=== Section Start ===
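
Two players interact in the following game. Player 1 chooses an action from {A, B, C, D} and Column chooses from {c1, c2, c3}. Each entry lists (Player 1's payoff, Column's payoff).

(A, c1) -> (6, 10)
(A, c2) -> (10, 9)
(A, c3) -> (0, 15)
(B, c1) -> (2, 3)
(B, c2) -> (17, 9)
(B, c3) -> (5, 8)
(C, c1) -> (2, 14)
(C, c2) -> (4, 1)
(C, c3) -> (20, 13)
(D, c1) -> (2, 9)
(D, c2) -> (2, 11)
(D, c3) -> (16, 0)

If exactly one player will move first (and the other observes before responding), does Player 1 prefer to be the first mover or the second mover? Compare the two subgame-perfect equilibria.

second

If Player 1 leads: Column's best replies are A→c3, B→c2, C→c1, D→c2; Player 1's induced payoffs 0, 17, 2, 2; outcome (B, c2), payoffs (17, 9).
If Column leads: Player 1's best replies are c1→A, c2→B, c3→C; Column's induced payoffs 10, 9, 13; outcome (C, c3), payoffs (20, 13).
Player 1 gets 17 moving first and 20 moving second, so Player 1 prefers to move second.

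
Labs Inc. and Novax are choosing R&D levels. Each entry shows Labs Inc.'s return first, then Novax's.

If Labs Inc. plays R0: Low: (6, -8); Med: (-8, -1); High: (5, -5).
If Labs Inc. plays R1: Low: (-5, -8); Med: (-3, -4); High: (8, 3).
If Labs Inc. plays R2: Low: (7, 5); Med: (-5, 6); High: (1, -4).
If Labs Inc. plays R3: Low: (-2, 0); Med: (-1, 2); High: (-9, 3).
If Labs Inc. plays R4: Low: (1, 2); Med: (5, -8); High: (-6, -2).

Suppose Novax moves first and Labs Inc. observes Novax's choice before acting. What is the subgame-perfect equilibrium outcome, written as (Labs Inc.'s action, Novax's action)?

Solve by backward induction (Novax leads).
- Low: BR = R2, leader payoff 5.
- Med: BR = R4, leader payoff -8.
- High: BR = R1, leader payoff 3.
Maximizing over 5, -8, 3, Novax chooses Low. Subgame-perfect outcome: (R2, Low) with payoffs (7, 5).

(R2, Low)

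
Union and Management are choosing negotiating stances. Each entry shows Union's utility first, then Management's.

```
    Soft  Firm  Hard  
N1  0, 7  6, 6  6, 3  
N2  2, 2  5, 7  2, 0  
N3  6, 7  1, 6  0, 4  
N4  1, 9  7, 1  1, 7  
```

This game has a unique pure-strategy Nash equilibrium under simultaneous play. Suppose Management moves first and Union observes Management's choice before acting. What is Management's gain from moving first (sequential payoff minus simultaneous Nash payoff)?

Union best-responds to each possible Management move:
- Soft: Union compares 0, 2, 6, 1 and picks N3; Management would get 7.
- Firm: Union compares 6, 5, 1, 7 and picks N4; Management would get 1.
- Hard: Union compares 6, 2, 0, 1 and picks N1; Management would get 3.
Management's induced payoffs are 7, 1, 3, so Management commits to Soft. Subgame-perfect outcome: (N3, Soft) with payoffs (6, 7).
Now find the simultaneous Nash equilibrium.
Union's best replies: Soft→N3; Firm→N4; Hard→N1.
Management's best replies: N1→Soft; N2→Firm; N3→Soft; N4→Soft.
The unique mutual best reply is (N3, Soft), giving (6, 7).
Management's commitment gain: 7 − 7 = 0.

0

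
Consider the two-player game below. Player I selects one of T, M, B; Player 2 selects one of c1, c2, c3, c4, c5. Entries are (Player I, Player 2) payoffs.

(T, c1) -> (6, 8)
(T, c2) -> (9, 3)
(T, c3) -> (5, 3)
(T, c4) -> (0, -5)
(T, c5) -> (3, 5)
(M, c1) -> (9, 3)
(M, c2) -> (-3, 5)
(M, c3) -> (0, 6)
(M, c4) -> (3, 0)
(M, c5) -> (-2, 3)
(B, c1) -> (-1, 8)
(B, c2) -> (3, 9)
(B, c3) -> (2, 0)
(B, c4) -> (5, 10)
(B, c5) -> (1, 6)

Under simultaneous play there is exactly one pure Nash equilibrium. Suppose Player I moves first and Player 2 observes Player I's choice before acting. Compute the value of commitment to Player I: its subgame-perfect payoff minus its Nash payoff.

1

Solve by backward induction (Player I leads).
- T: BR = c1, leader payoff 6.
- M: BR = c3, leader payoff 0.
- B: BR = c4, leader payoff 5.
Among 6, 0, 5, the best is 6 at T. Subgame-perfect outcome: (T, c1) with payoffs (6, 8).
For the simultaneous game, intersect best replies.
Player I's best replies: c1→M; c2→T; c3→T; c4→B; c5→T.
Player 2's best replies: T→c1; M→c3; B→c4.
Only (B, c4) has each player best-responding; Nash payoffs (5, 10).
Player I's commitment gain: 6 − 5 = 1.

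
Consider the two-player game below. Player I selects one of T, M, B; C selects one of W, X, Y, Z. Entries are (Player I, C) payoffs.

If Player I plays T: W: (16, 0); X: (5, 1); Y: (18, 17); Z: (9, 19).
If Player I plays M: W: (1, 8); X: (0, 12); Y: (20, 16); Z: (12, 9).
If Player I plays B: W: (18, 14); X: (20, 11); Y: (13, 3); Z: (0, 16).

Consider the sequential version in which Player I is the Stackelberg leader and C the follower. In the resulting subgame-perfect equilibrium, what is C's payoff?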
=== Section End ===
=== Section Start ===
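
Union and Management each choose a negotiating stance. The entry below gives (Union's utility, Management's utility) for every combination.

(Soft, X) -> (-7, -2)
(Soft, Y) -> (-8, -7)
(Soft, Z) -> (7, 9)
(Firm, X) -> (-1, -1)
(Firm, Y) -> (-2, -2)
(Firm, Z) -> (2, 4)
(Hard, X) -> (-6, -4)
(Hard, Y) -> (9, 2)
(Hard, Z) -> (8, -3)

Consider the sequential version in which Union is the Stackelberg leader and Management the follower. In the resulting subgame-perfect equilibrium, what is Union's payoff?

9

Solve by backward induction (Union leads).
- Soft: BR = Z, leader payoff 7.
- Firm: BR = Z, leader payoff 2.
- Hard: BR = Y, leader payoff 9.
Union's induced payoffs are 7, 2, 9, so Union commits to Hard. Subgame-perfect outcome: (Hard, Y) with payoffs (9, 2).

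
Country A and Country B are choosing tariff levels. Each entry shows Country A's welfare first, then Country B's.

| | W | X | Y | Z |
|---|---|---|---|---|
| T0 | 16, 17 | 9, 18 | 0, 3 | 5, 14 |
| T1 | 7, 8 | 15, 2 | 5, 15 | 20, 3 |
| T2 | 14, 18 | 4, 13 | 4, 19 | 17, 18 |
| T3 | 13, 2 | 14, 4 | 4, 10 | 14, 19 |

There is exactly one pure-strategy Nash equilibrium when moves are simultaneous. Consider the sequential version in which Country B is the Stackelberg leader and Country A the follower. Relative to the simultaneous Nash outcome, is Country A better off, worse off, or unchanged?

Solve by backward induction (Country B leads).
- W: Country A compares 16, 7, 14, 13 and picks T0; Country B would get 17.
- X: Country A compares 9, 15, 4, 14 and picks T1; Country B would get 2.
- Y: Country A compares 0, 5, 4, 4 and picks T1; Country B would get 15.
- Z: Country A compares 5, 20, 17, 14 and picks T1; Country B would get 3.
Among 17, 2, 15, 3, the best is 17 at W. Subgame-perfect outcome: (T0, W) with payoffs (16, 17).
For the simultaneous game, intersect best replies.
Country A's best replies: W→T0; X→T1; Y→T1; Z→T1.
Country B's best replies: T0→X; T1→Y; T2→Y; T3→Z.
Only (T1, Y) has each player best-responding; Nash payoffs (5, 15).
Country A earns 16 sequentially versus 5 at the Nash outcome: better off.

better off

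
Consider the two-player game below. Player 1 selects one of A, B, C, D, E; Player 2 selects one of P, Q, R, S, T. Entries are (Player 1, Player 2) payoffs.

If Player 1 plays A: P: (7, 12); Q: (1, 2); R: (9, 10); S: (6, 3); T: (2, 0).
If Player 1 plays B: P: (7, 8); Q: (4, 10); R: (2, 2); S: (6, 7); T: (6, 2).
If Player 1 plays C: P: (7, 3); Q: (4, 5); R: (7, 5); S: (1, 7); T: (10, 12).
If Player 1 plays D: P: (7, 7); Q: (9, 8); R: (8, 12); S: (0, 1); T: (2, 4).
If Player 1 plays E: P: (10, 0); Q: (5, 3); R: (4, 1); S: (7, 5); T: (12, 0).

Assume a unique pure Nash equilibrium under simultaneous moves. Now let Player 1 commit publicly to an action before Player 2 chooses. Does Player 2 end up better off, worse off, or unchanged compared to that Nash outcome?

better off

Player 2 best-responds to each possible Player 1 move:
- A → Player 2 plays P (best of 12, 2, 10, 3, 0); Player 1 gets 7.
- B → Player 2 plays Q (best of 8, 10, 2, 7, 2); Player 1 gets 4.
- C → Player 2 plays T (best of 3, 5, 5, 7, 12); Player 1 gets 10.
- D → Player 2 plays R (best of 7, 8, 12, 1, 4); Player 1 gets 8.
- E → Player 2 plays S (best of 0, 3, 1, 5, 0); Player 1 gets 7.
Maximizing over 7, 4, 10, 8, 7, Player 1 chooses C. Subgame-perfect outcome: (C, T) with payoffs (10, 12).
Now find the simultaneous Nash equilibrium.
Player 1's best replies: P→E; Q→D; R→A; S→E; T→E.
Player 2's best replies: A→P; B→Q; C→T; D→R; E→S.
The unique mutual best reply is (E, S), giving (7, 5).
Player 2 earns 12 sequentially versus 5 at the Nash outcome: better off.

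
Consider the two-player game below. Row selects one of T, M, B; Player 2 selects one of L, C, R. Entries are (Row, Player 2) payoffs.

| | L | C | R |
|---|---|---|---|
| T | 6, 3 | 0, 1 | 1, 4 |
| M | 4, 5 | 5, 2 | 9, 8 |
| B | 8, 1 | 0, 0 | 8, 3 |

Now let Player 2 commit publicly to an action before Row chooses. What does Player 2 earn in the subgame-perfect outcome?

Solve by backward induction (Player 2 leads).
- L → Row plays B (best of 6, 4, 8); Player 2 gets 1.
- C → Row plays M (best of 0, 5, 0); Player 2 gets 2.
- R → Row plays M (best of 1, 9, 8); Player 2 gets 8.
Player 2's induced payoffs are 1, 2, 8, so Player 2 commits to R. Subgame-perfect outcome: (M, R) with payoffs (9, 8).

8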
=== Section End ===
=== Section Start ===
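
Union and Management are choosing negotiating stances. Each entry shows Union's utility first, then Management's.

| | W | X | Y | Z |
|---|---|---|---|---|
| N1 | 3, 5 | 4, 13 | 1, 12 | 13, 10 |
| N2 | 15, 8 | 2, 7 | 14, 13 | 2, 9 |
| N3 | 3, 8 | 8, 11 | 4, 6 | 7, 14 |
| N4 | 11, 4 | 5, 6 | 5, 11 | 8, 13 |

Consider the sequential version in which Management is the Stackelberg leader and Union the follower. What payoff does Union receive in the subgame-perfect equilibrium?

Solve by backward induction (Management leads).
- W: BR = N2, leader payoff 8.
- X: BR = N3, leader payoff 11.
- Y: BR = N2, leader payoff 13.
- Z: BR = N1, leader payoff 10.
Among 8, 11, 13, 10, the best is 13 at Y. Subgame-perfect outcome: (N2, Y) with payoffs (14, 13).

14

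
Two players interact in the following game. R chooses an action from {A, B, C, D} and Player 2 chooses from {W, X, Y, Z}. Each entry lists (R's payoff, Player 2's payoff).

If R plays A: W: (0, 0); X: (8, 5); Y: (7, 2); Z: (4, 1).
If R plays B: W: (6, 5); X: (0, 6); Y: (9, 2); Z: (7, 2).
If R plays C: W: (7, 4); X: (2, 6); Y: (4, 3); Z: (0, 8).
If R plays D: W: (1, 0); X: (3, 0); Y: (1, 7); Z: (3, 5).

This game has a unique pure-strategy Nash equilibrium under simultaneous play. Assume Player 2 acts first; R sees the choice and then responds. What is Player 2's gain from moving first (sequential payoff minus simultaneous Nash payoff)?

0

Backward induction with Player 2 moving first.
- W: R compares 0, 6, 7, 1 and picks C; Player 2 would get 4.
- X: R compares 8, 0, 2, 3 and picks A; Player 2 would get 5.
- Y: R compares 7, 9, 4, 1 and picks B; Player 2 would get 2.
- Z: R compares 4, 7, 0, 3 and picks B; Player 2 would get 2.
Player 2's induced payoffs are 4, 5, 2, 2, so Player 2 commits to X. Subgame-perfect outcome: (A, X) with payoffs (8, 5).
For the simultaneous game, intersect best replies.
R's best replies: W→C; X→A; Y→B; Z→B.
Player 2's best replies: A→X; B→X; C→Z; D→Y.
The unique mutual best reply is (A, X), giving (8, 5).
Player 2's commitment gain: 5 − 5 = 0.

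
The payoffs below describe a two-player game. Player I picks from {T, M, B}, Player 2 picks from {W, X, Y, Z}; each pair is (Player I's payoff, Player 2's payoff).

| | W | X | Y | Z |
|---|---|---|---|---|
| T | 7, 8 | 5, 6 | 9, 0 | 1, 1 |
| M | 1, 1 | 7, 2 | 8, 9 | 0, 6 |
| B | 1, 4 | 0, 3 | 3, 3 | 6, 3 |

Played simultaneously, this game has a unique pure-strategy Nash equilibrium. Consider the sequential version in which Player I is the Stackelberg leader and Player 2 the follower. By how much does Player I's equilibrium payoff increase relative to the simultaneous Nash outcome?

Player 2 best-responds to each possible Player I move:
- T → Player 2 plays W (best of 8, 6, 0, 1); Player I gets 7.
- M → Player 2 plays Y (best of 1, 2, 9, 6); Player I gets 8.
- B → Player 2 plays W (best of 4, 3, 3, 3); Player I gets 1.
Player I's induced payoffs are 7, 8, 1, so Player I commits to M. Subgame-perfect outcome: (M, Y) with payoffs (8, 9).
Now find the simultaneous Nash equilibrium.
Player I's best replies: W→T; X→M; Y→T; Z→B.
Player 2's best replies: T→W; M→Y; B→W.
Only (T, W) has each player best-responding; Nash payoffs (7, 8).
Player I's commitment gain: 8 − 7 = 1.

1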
=== Section End ===
Prompt: Would you tally the lines above holding "lists" and reply with the total alone?

Reply: 2